# Work instructions
Every line of the data below is to be written out again exactly.

(Entries shown begins)

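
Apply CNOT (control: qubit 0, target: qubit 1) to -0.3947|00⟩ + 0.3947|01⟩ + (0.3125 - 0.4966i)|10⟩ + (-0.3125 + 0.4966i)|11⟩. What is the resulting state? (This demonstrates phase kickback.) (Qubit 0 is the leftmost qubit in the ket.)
-0.3947|00⟩ + 0.3947|01⟩ + (-0.3125 + 0.4966i)|10⟩ + (0.3125 - 0.4966i)|11⟩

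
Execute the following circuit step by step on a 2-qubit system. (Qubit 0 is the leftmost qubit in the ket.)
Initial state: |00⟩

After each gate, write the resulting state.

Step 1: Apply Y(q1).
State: i|01⟩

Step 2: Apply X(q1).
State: i|00⟩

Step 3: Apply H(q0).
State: (1/√2)i|00⟩ + (1/√2)i|10⟩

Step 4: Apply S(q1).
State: (1/√2)i|00⟩ + (1/√2)i|10⟩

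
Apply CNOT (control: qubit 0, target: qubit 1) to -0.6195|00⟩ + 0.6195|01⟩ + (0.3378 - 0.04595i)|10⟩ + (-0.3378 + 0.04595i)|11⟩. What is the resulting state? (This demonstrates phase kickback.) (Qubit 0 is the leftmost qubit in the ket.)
-0.6195|00⟩ + 0.6195|01⟩ + (-0.3378 + 0.04595i)|10⟩ + (0.3378 - 0.04595i)|11⟩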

(Entries shown ends)

# Exercise response
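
Apply CNOT (control: qubit 0, target: qubit 1) to -0.3947|00⟩ + 0.3947|01⟩ + (0.3125 - 0.4966i)|10⟩ + (-0.3125 + 0.4966i)|11⟩. What is the resulting state? (This demonstrates phase kickback.) (Qubit 0 is the leftmost qubit in the ket.)
-0.3947|00⟩ + 0.3947|01⟩ + (-0.3125 + 0.4966i)|10⟩ + (0.3125 - 0.4966i)|11⟩

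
Execute the following circuit step by step on a 2-qubit system. (Qubit 0 is the leftmost qubit in the ket.)
Initial state: |00⟩

After each gate, write the resulting state.

Step 1: Apply Y(q1).
State: i|01⟩

Step 2: Apply X(q1).
State: i|00⟩

Step 3: Apply H(q0).
State: (1/√2)i|00⟩ + (1/√2)i|10⟩

Step 4: Apply S(q1).
State: (1/√2)i|00⟩ + (1/√2)i|10⟩

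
Apply CNOT (control: qubit 0, target: qubit 1) to -0.6195|00⟩ + 0.6195|01⟩ + (0.3378 - 0.04595i)|10⟩ + (-0.3378 + 0.04595i)|11⟩. What is the resulting state? (This demonstrates phase kickback.) (Qubit 0 is the leftmost qubit in the ket.)
-0.6195|00⟩ + 0.6195|01⟩ + (-0.3378 + 0.04595i)|10⟩ + (0.3378 - 0.04595i)|11⟩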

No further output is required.